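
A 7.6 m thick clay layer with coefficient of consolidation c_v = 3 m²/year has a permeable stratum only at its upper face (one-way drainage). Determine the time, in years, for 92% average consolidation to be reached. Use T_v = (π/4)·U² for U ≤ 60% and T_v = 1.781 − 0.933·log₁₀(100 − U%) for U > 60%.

t ≈ 18.1 years

Drainage path length: H_d = H = 7.6 m (single drainage).
U > 60%: T_v = 1.781 − 0.933·log₁₀(100 − 92) = 0.93842.
t = T_v·H_d²/c_v = 0.93842×7.6²/3 = 18.07 years.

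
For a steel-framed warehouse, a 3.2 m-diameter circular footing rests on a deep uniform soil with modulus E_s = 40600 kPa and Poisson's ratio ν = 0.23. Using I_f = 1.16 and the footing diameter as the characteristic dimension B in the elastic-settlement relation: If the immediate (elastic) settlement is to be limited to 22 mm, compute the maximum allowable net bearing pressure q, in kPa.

q ≈ 254 kPa

S_e = q·B·(1−ν²)/E_s · I_f  ⇒  q = S_e·E_s / (B·(1−ν²)·I_f).
q = 0.022 × 40600 / (3.2 × 0.9471 × 1.16) = 254.1 kPa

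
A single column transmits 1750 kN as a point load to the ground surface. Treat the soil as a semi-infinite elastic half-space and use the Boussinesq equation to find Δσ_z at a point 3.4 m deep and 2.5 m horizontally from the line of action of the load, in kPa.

Δσ_z ≈ 24.5 kPa

Boussinesq vertical stress below a point load on an elastic half-space:
Δσ_z = 3P/(2πz²) · [1 + (r/z)²]^(−5/2)
r/z = 2.5/3.4 = 0.73529; [1+(r/z)²]^(−5/2) = 0.33942.
Δσ_z = 3×1750/(2π×3.4²) × 0.33942 = 72.281 × 0.33942 = 24.53 kPa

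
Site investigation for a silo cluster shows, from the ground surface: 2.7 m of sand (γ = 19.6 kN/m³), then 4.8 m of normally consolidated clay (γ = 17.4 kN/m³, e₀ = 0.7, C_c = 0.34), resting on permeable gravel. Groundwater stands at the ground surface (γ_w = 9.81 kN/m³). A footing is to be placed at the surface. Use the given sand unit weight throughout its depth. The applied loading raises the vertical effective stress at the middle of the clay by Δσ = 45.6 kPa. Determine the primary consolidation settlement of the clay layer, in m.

Mid-depth of clay below the ground surface: z = 2.7 + 4.8/2 = 5.1 m.
Total vertical stress at mid-clay: σ_v = 19.6×2.7 + 17.4×2.4 = 94.68 kPa.
Pore pressure: u = 9.81×(5.1 − 0) = 50.031 kPa.
Initial effective stress: σ'_0 = σ_v − u = 94.68 − 50.031 = 44.649 kPa.
Final effective stress: σ'_f = σ'_0 + Δσ = 44.649 + 45.6 = 90.249 kPa.
Normally consolidated clay, so the full stress increment lies on the virgin compression line:
S_c = C_c·H/(1+e₀)·log₁₀(σ'_f/σ'_0) = 0.34×4.8/(1+0.7)×log₁₀(90.249/44.649)
    = 0.96 × 0.30563 = 0.2934 m

S_c ≈ 0.293 m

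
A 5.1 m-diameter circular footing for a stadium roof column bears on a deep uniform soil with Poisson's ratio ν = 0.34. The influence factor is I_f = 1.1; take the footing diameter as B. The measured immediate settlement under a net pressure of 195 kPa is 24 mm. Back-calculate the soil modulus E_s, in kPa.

S_e = q·B·(1−ν²)/E_s · I_f  ⇒  E_s = q·B·(1−ν²)·I_f / S_e.
E_s = 195 × 5.1 × 0.8844 × 1.1 / 0.024 = 40310 kPa

E_s ≈ 40300 kPa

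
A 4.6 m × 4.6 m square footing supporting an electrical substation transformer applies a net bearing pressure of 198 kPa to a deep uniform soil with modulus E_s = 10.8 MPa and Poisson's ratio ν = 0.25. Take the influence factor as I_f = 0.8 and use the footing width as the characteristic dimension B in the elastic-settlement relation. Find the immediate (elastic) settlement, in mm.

Immediate (elastic) settlement: S_e = q·B·(1−ν²)/E_s · I_f.
E_s = 10.8 MPa = 10800 kPa.
S_e = 198 × 4.6 × (1 − 0.25²) / 10800 × 0.8
    = 198 × 4.6 × 0.9375 / 10800 × 0.8
    = 0.06325 m = 63.25 mm

S_e ≈ 63.2 mm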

Your task: The entries above are to be retyped exactly.

Task answer:
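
A 7.6 m thick clay layer with coefficient of consolidation c_v = 3 m²/year has a permeable stratum only at its upper face (one-way drainage). Determine the time, in years, for 92% average consolidation to be reached. Use T_v = (π/4)·U² for U ≤ 60% and T_v = 1.781 − 0.933·log₁₀(100 − U%) for U > 60%.

t ≈ 18.1 years

Drainage path length: H_d = H = 7.6 m (single drainage).
U > 60%: T_v = 1.781 − 0.933·log₁₀(100 − 92) = 0.93842.
t = T_v·H_d²/c_v = 0.93842×7.6²/3 = 18.07 years.

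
For a steel-framed warehouse, a 3.2 m-diameter circular footing rests on a deep uniform soil with modulus E_s = 40600 kPa and Poisson's ratio ν = 0.23. Using I_f = 1.16 and the footing diameter as the characteristic dimension B in the elastic-settlement relation: If the immediate (elastic) settlement is to be limited to 22 mm, compute the maximum allowable net bearing pressure q, in kPa.

q ≈ 254 kPa

S_e = q·B·(1−ν²)/E_s · I_f  ⇒  q = S_e·E_s / (B·(1−ν²)·I_f).
q = 0.022 × 40600 / (3.2 × 0.9471 × 1.16) = 254.1 kPa

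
A single column transmits 1750 kN as a point load to the ground surface. Treat the soil as a semi-infinite elastic half-space and use the Boussinesq equation to find Δσ_z at a point 3.4 m deep and 2.5 m horizontally from the line of action of the load, in kPa.

Δσ_z ≈ 24.5 kPa

Boussinesq vertical stress below a point load on an elastic half-space:
Δσ_z = 3P/(2πz²) · [1 + (r/z)²]^(−5/2)
r/z = 2.5/3.4 = 0.73529; [1+(r/z)²]^(−5/2) = 0.33942.
Δσ_z = 3×1750/(2π×3.4²) × 0.33942 = 72.281 × 0.33942 = 24.53 kPa

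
Site investigation for a silo cluster shows, from the ground surface: 2.7 m of sand (γ = 19.6 kN/m³), then 4.8 m of normally consolidated clay (γ = 17.4 kN/m³, e₀ = 0.7, C_c = 0.34), resting on permeable gravel. Groundwater stands at the ground surface (γ_w = 9.81 kN/m³). A footing is to be placed at the surface. Use the given sand unit weight throughout its depth. The applied loading raises the vertical effective stress at the middle of the clay by Δσ = 45.6 kPa. Determine the primary consolidation settlement of the clay layer, in m.

Mid-depth of clay below the ground surface: z = 2.7 + 4.8/2 = 5.1 m.
Total vertical stress at mid-clay: σ_v = 19.6×2.7 + 17.4×2.4 = 94.68 kPa.
Pore pressure: u = 9.81×(5.1 − 0) = 50.031 kPa.
Initial effective stress: σ'_0 = σ_v − u = 94.68 − 50.031 = 44.649 kPa.
Final effective stress: σ'_f = σ'_0 + Δσ = 44.649 + 45.6 = 90.249 kPa.
Normally consolidated clay, so the full stress increment lies on the virgin compression line:
S_c = C_c·H/(1+e₀)·log₁₀(σ'_f/σ'_0) = 0.34×4.8/(1+0.7)×log₁₀(90.249/44.649)
    = 0.96 × 0.30563 = 0.2934 m

S_c ≈ 0.293 m

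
A 5.1 m-diameter circular footing for a stadium roof column bears on a deep uniform soil with Poisson's ratio ν = 0.34. The influence factor is I_f = 1.1; take the footing diameter as B. The measured immediate settlement under a net pressure of 195 kPa is 24 mm. Back-calculate the soil modulus E_s, in kPa.

S_e = q·B·(1−ν²)/E_s · I_f  ⇒  E_s = q·B·(1−ν²)·I_f / S_e.
E_s = 195 × 5.1 × 0.8844 × 1.1 / 0.024 = 40310 kPa

E_s ≈ 40300 kPa

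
A 4.6 m × 4.6 m square footing supporting an electrical substation transformer applies a net bearing pressure of 198 kPa to a deep uniform soil with modulus E_s = 10.8 MPa and Poisson's ratio ν = 0.25. Take the influence factor as I_f = 0.8 and use the footing width as the characteristic dimension B in the elastic-settlement relation. Find the immediate (elastic) settlement, in mm.

Immediate (elastic) settlement: S_e = q·B·(1−ν²)/E_s · I_f.
E_s = 10.8 MPa = 10800 kPa.
S_e = 198 × 4.6 × (1 − 0.25²) / 10800 × 0.8
    = 198 × 4.6 × 0.9375 / 10800 × 0.8
    = 0.06325 m = 63.25 mm

S_e ≈ 63.2 mm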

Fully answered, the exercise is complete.